[[ Study material, beginning ]]

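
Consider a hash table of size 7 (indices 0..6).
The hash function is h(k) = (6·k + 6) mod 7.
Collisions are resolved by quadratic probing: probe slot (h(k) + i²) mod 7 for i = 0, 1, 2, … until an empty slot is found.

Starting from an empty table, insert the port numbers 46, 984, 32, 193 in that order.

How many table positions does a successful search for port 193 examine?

4

Insert 46: h=2, slot 2 empty => index 2.
Insert 984: h=2, slot 2 occupied => index 3.
Insert 32: h=2, slots 2,3 occupied => index 6.
Insert 193: h=2, slots 2,3,6 occupied => index 4.
Table: [_, _, 46, 984, 193, _, 32]
Lookup 193: h=2, probe 2,3,6,4 → found at 4.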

[[ Study material, end ]]

▶ _Exercise_
Only the lines from the line with "Collisions are resolved" to the final line of the entries are to be returned, each exactly as written, both ends included.

▶ _Response_
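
Collisions are resolved by quadratic probing: probe slot (h(k) + i²) mod 7 for i = 0, 1, 2, … until an empty slot is found.

Starting from an empty table, insert the port numbers 46, 984, 32, 193 in that order.

How many table positions does a successful search for port 193 examine?

4

Insert 46: h=2, slot 2 empty => index 2.
Insert 984: h=2, slot 2 occupied => index 3.
Insert 32: h=2, slots 2,3 occupied => index 6.
Insert 193: h=2, slots 2,3,6 occupied => index 4.
Table: [_, _, 46, 984, 193, _, 32]
Lookup 193: h=2, probe 2,3,6,4 → found at 4.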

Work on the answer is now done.